● Raw data
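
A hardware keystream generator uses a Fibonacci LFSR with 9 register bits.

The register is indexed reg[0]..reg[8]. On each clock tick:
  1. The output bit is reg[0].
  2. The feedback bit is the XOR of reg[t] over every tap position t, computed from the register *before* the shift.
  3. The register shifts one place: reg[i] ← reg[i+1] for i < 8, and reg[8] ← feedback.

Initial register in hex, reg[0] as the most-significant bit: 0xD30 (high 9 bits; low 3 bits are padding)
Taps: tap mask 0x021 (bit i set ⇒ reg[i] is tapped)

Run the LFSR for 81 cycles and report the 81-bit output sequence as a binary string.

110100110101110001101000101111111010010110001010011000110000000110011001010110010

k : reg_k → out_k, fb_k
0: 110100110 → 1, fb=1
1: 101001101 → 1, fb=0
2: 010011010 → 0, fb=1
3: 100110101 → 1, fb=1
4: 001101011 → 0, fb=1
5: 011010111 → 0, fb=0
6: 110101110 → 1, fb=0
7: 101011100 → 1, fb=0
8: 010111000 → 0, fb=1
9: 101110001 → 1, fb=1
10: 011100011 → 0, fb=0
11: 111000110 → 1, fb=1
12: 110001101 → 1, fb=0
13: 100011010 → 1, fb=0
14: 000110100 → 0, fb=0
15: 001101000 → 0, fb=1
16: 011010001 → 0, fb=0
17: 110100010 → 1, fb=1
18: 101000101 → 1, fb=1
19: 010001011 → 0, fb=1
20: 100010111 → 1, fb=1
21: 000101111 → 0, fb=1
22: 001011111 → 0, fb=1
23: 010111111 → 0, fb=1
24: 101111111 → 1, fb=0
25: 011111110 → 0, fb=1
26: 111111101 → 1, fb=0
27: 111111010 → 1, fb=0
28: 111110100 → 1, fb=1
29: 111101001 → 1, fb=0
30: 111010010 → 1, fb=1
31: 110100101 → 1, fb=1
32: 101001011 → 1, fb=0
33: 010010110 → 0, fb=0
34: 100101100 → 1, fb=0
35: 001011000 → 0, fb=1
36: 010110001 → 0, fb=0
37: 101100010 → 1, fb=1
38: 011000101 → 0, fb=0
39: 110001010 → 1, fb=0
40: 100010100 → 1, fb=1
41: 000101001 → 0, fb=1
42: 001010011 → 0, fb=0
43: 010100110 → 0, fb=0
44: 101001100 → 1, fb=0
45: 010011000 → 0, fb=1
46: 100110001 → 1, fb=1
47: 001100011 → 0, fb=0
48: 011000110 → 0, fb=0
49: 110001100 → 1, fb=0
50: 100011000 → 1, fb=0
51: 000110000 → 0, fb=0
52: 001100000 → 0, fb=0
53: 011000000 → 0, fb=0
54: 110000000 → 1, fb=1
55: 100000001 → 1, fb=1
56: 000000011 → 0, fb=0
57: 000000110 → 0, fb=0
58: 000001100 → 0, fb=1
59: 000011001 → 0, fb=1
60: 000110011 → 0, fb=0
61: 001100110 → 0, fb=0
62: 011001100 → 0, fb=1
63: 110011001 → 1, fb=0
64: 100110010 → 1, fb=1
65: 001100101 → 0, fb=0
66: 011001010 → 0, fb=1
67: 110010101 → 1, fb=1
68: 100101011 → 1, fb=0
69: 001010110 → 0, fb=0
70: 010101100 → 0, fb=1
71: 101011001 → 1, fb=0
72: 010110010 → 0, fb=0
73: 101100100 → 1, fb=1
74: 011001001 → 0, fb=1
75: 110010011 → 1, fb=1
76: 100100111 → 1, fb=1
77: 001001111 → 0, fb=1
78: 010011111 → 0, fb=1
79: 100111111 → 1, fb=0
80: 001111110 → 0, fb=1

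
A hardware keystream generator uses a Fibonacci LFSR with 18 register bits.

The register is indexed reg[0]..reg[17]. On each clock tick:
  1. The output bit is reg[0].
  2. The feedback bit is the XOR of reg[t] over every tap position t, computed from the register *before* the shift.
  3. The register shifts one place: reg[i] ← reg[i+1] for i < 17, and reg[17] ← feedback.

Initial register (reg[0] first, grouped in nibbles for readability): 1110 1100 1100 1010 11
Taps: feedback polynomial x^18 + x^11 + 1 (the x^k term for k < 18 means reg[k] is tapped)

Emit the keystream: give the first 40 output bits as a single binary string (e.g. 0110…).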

==

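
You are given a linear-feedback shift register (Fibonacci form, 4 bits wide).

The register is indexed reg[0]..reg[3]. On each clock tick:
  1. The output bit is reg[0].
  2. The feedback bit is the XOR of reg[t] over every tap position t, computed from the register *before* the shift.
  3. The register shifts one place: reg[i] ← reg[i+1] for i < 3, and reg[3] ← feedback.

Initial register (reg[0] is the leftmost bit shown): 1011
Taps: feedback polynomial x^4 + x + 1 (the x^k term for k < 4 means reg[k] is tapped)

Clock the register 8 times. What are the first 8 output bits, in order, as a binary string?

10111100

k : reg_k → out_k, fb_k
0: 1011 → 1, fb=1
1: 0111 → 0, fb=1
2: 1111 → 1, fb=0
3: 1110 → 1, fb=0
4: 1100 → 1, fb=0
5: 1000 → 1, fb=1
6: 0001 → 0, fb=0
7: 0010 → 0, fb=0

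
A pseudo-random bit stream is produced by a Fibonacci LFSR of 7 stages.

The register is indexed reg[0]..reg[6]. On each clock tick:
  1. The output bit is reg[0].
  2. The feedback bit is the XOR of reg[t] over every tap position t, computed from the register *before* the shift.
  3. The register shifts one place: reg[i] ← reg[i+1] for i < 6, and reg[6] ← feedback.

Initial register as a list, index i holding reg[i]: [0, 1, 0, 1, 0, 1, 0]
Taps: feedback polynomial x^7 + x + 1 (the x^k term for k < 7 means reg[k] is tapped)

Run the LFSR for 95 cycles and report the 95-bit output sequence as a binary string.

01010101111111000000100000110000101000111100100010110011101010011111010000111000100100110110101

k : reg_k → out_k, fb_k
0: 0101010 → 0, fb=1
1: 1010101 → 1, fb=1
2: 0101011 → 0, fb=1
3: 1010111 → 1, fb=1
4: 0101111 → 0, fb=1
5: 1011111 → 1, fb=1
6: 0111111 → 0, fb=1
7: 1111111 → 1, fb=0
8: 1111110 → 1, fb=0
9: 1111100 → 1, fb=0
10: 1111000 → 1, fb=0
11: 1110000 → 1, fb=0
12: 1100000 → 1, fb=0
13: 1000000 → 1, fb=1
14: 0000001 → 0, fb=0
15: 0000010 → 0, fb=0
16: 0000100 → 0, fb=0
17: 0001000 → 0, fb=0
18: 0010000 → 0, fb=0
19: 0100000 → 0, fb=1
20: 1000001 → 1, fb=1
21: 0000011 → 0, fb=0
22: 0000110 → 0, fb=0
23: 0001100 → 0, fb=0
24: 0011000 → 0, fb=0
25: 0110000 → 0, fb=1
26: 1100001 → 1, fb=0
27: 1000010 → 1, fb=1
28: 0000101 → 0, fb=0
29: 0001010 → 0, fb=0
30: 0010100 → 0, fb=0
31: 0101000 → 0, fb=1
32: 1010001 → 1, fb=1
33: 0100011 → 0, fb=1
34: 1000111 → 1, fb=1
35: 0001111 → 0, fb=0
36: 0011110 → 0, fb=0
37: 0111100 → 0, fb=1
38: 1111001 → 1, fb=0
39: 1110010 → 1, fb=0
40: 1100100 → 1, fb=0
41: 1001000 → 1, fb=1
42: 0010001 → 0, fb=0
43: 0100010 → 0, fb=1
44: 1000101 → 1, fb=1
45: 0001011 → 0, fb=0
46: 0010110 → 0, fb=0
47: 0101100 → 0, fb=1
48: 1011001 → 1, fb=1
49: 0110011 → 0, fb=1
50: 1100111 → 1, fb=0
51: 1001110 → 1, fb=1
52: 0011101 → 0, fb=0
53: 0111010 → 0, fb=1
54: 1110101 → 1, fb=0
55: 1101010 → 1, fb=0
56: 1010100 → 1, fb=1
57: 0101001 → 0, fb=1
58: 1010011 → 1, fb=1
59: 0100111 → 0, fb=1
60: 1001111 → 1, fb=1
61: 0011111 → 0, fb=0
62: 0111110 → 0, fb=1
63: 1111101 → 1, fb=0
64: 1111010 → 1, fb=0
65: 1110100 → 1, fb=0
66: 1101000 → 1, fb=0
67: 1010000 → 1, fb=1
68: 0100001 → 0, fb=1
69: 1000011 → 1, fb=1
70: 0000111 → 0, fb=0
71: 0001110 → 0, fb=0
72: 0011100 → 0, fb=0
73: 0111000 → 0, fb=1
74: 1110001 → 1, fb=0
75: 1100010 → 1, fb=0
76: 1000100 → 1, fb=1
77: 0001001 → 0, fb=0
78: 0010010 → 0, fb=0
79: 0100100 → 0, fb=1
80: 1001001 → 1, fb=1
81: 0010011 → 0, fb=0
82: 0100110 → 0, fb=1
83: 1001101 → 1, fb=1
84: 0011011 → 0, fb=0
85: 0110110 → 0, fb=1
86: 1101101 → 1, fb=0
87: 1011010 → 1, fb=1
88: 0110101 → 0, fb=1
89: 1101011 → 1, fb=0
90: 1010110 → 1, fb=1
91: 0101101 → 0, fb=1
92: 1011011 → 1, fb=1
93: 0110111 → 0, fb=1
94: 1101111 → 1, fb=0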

● How to complete this task
Looking at the records above, count the lines with the word "hardware" in them; reply with the number only.

● Answer below
2